WHAT TO PRODUCE >> Take the lines below between the one holding "O₃ (8-hour) readings: Kathmandu: 0.0379" and the one holding "0.1534–0.2197 ppm ⇒ 151–200", inclusive, and copy them exactly. Add nothing.

AVAILABLE DATA >>
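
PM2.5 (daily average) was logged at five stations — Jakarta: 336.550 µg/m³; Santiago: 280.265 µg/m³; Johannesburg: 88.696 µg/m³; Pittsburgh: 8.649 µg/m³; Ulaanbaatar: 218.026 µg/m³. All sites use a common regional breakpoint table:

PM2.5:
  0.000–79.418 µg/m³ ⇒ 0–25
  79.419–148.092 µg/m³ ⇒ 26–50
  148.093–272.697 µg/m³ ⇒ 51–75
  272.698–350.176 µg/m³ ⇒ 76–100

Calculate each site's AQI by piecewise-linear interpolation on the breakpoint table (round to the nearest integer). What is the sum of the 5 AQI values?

270

Jakarta: 336.550 lies in 272.698–350.176, so I_lo=76, I_hi=100, C_lo=272.698, C_hi=350.176.
(100−76)/(350.176−272.698) × (336.550−272.698) + 76 = 24/77.478 × 63.852 + 76 ≈ 95.78 → 96.
Santiago: row 272.698–350.176 (AQI 76–100). (100−76)·(280.265−272.698)/(350.176−272.698) + 76 = 24·7.567/77.478 + 76 ≈ 78.34 → 78.
Johannesburg: 88.696 ∈ [79.419, 148.092] ↔ index [26, 50].
26 + (88.696−79.419)·(50−26)/(148.092−79.419) = 26 + 9.277·24/68.673 ≈ 29.24, so AQI = 29.
Pittsburgh: 8.649 lies in 0.000–79.418, so I_lo=0, I_hi=25, C_lo=0.000, C_hi=79.418.
(25−0)/(79.418−0.000) × (8.649−0.000) + 0 = 25/79.418 × 8.649 + 0 ≈ 2.72 → 3.
Ulaanbaatar: row 148.093–272.697 (AQI 51–75). (75−51)·(218.026−148.093)/(272.697−148.093) + 51 = 24·69.933/124.604 + 51 ≈ 64.47 → 64.
AQIs: Jakarta=96, Santiago=78, Johannesburg=29, Pittsburgh=3, Ulaanbaatar=64. Sum = 96 + 78 + 29 + 3 + 64 = 270.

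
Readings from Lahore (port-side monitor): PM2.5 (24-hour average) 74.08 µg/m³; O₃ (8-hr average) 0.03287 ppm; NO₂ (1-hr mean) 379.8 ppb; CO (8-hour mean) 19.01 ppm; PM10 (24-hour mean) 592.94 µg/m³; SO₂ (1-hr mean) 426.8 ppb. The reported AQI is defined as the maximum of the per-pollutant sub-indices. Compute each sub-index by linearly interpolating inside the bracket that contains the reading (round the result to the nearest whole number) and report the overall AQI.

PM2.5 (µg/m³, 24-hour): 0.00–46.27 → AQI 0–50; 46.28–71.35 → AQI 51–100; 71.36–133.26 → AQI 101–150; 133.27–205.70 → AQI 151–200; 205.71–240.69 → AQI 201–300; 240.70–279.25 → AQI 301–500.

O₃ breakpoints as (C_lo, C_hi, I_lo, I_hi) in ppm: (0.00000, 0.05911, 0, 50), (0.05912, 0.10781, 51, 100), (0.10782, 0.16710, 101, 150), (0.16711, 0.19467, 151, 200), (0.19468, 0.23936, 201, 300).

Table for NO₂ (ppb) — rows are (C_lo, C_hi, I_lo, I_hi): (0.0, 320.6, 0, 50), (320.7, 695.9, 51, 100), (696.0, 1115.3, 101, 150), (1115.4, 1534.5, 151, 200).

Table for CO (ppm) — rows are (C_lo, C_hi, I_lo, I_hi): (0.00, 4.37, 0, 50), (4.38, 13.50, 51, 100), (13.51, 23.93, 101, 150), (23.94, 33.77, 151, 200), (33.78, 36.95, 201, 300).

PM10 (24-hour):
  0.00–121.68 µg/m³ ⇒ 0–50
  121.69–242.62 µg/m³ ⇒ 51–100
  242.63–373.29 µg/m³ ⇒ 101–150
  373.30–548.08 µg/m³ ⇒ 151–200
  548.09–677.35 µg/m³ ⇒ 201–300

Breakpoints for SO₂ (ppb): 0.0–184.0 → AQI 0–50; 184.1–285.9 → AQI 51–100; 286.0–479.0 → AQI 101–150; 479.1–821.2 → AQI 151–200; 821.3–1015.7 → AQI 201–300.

235

PM2.5: 74.08 ∈ [71.36, 133.26] ↔ index [101, 150].
101 + (74.08−71.36)·(150−101)/(133.26−71.36) = 101 + 2.72·49/61.90 ≈ 103.15, so AQI = 103.
O₃ 0.03287: bracket 0.00000–0.05911 → index 0–50; slope 50/0.05911, offset 0.03287.
AQI = 0 + 50/0.05911·0.03287 ≈ 27.80 ⇒ 28.
NO₂: 379.8 ∈ [320.7, 695.9] ↔ index [51, 100].
51 + (379.8−320.7)·(100−51)/(695.9−320.7) = 51 + 59.1·49/375.2 ≈ 58.72, so AQI = 59.
CO: row 13.51–23.93 (AQI 101–150). (150−101)·(19.01−13.51)/(23.93−13.51) + 101 = 49·5.50/10.42 + 101 ≈ 126.86 → 127.
PM10: 592.94 lies in 548.09–677.35, so I_lo=201, I_hi=300, C_lo=548.09, C_hi=677.35.
(300−201)/(677.35−548.09) × (592.94−548.09) + 201 = 99/129.26 × 44.85 + 201 ≈ 235.35 → 235.
SO₂: 426.8 lies in 286.0–479.0, so I_lo=101, I_hi=150, C_lo=286.0, C_hi=479.0.
(150−101)/(479.0−286.0) × (426.8−286.0) + 101 = 49/193.0 × 140.8 + 101 ≈ 136.75 → 137.
Sub-indices: PM2.5→103, O₃→28, NO₂→59, CO→127, PM10→235, SO₂→137. Overall AQI = max = 235; dominant pollutant is PM10.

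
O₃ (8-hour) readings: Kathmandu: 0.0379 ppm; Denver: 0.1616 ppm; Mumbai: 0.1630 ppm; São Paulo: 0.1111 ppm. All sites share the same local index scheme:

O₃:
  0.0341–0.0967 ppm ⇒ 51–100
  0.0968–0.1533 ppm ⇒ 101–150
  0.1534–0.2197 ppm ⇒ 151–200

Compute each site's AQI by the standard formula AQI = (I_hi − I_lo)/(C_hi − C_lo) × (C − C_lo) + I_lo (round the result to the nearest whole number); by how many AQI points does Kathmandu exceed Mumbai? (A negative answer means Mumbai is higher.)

-104

Kathmandu: 0.0379 lies in 0.0341–0.0967, so I_lo=51, I_hi=100, C_lo=0.0341, C_hi=0.0967.
(100−51)/(0.0967−0.0341) × (0.0379−0.0341) + 51 = 49/0.0626 × 0.0038 + 51 ≈ 53.97 → 54.
Denver: 0.1616 lies in 0.1534–0.2197, so I_lo=151, I_hi=200, C_lo=0.1534, C_hi=0.2197.
(200−151)/(0.2197−0.1534) × (0.1616−0.1534) + 151 = 49/0.0663 × 0.0082 + 151 ≈ 157.06 → 157.
Mumbai: row 0.1534–0.2197 (AQI 151–200). (200−151)·(0.1630−0.1534)/(0.2197−0.1534) + 151 = 49·0.0096/0.0663 + 151 ≈ 158.10 → 158.
São Paulo: 0.1111 ∈ [0.0968, 0.1533] ↔ index [101, 150].
101 + (0.1111−0.0968)·(150−101)/(0.1533−0.0968) = 101 + 0.0143·49/0.0565 ≈ 113.40, so AQI = 113.
AQIs: Kathmandu=54, Denver=157, Mumbai=158, São Paulo=113. Kathmandu (54) − Mumbai (158) = -104.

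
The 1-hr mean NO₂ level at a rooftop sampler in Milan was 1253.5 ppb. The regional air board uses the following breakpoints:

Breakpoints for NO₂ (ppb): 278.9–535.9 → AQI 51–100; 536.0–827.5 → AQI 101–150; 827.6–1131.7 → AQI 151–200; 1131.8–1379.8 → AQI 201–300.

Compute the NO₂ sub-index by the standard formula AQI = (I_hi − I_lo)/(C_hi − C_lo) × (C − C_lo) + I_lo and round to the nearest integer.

NO₂ 1253.5: bracket 1131.8–1379.8 → index 201–300; slope 99/248.0, offset 121.7.
AQI = 201 + 99/248.0·121.7 ≈ 249.58 ⇒ 250.

250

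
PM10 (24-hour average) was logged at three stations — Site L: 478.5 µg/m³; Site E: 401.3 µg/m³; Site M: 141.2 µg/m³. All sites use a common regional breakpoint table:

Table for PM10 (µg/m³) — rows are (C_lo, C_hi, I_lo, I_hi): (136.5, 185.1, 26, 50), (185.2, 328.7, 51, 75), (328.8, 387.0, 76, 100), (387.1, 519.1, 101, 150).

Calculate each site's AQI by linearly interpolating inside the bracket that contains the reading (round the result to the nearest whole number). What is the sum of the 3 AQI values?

Site L 478.5: bracket 387.1–519.1 → index 101–150; slope 49/132.0, offset 91.4.
AQI = 101 + 49/132.0·91.4 ≈ 134.93 ⇒ 135.
Site E: 401.3 ∈ [387.1, 519.1] ↔ index [101, 150].
101 + (401.3−387.1)·(150−101)/(519.1−387.1) = 101 + 14.2·49/132.0 ≈ 106.27, so AQI = 106.
Site M: 141.2 lies in 136.5–185.1, so I_lo=26, I_hi=50, C_lo=136.5, C_hi=185.1.
(50−26)/(185.1−136.5) × (141.2−136.5) + 26 = 24/48.6 × 4.7 + 26 ≈ 28.32 → 28.
AQIs: Site L=135, Site E=106, Site M=28. Sum = 135 + 106 + 28 = 269.

269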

RESPONSE BELOW >>
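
O₃ (8-hour) readings: Kathmandu: 0.0379 ppm; Denver: 0.1616 ppm; Mumbai: 0.1630 ppm; São Paulo: 0.1111 ppm. All sites share the same local index scheme:

O₃:
  0.0341–0.0967 ppm ⇒ 51–100
  0.0968–0.1533 ppm ⇒ 101–150
  0.1534–0.2197 ppm ⇒ 151–200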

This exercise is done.